Data shown:
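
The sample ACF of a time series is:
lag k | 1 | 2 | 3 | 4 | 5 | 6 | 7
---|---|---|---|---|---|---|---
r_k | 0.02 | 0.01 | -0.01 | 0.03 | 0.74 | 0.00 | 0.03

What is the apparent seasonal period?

5

The largest autocorrelation is r_5 = 0.74; the remaining lags stay at or below 0.03.
The dominant spike at lag 5 indicates a seasonal period of 5.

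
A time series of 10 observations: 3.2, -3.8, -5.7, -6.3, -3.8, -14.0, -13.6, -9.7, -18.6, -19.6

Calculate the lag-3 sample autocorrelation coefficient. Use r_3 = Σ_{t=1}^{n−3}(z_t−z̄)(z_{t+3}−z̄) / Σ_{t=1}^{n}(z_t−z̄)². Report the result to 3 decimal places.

Mean z̄ = (3.2 − 3.8 − 5.7 − 6.3 − 3.8 − 14.0 − 13.6 − 9.7 − 18.6 − 19.6)/10 = -9.1900
Σ(z_t−z̄)(z_{t+3}−z̄) = (35.8071) + (29.0521) + (-16.7869) + (-12.7449) + (-2.7489) + (45.2621) + (45.9081) = 123.7487
Denominator Σ(z_t−z̄)² = 471.9090
r_3 = 123.7487 / 471.9090 = 0.262

0.262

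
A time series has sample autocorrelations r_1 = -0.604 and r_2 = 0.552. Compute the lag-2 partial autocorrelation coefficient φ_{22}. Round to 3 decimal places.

φ_{22} = (r_2 − r_1²) / (1 − r_1²)
r_1² = (-0.604)² = 0.364816
Numerator = 0.552 − 0.3648 = 0.1872; denominator = 1 − 0.3648 = 0.6352
φ_{22} = 0.1872 / 0.6352 = 0.295

0.295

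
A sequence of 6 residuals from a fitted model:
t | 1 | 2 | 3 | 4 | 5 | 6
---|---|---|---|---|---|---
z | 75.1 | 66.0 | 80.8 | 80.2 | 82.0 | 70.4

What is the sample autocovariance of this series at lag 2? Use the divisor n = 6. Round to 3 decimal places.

Mean z̄ = (75.1 + 66.0 + 80.8 + 80.2 + 82.0 + 70.4)/6 = 75.7500
Σ_{t=1}^{4}(z_t−z̄)(z_{t+2}−z̄) = -38.9150
γ_2 = -38.9150 / 6 = -6.486

-6.486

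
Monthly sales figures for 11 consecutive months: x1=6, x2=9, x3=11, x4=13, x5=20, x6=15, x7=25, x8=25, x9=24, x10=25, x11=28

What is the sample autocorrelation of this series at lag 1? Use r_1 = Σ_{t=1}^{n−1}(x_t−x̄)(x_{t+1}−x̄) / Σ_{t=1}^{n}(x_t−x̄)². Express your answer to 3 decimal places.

Mean x̄ = (6 + 9 + 11 + 13 + 20 + 15 + 25 + 25 + 24 + 25 + 28)/11 = 18.2727
Numerator Σ_{t=1}^{10}(x_t−x̄)(x_{t+1}−x̄) = 370.5620
Denominator Σ(x_t−x̄)² = 594.1818
r_1 = 370.5620 / 594.1818 = 0.624

0.624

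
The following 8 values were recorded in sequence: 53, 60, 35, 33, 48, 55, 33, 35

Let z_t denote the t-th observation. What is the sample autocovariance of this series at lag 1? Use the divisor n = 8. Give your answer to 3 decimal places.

9.625

Mean z̄ = (53 + 60 + 35 + 33 + 48 + 55 + 33 + 35)/8 = 44.0000
Σ_{t=1}^{7}(z_t−z̄)(z_{t+1}−z̄) = 77.0000
γ_1 = 77.0000 / 8 = 9.625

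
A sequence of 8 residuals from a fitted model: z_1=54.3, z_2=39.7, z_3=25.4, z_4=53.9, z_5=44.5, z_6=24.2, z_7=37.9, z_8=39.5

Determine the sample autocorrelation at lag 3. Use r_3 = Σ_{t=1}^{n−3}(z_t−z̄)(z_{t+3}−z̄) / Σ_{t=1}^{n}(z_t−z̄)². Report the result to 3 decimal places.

0.450

Mean z̄ = (54.3 + 39.7 + 25.4 + 53.9 + 44.5 + 24.2 + 37.9 + 39.5)/8 = 39.9250
Deviations from mean: 14.3750, -0.2250, -14.5250, 13.9750, 4.5750, -15.7250, -2.0250, -0.4250
Σ(z_t−z̄)(z_{t+3}−z̄) = (200.8906) + (-1.0294) + (228.4056) + (-28.2994) + (-1.9444) = 398.0231
Denominator Σ(z_t−z̄)² = 885.4550
r_3 = 398.0231 / 885.4550 = 0.450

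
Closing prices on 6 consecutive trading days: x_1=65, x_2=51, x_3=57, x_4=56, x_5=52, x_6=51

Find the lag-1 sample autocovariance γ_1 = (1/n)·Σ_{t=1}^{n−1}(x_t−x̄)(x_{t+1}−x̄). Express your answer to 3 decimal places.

Mean x̄ = (65 + 51 + 57 + 56 + 52 + 51)/6 = 55.3333
Σ_{t=1}^{5}(x_t−x̄)(x_{t+1}−x̄) = -35.7778
γ_1 = -35.7778 / 6 = -5.963

-5.963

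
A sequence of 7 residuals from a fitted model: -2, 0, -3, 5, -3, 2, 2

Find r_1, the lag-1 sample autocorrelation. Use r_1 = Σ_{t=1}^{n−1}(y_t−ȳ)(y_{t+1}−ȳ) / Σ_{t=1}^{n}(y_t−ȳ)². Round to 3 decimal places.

Mean ȳ = (-2 + 0 − 3 + 5 − 3 + 2 + 2)/7 = 0.1429
Deviations from mean: -2.1429, -0.1429, -3.1429, 4.8571, -3.1429, 1.8571, 1.8571
Σ(y_t−ȳ)(y_{t+1}−ȳ) = (0.3061) + (0.4490) + (-15.2653) + (-15.2653) + (-5.8367) + (3.4490) = -32.1633
Denominator Σ(y_t−ȳ)² = 54.8571
r_1 = -32.1633 / 54.8571 = -0.586

-0.586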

Your instructions: Among the records above, count the lines that include the word "consecutive" and state the number by itself.

Written solution: 2